• **Work instructions**
Look at the entries below and reproduce them exactly.

• **Record excerpts**
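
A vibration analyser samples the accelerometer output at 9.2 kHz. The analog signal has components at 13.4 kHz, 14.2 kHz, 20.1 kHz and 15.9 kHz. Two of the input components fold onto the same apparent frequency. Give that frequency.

fs/2 = 4.6 kHz.
13.4 kHz mod fs = 4.2 kHz.
4.2 kHz ≤ fs/2 = 4.6 kHz, appears at 4.2 kHz.
14.2 kHz mod fs = 5 kHz.
5 kHz > fs/2 = 4.6 kHz, folds to fs − 5 kHz = 4.2 kHz.
20.1 kHz mod fs = 1.7 kHz.
1.7 kHz ≤ fs/2 = 4.6 kHz, appears at 1.7 kHz.
15.9 kHz mod fs = 6.7 kHz.
6.7 kHz > fs/2 = 4.6 kHz, folds to fs − 6.7 kHz = 2.5 kHz.
13.4 kHz and 14.2 kHz both map to 4.2 kHz.

4.2 kHz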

• **Solution to this problem**
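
A vibration analyser samples the accelerometer output at 9.2 kHz. The analog signal has components at 13.4 kHz, 14.2 kHz, 20.1 kHz and 15.9 kHz. Two of the input components fold onto the same apparent frequency. Give that frequency.

fs/2 = 4.6 kHz.
13.4 kHz mod fs = 4.2 kHz.
4.2 kHz ≤ fs/2 = 4.6 kHz, appears at 4.2 kHz.
14.2 kHz mod fs = 5 kHz.
5 kHz > fs/2 = 4.6 kHz, folds to fs − 5 kHz = 4.2 kHz.
20.1 kHz mod fs = 1.7 kHz.
1.7 kHz ≤ fs/2 = 4.6 kHz, appears at 1.7 kHz.
15.9 kHz mod fs = 6.7 kHz.
6.7 kHz > fs/2 = 4.6 kHz, folds to fs − 6.7 kHz = 2.5 kHz.
13.4 kHz and 14.2 kHz both map to 4.2 kHz.

4.2 kHz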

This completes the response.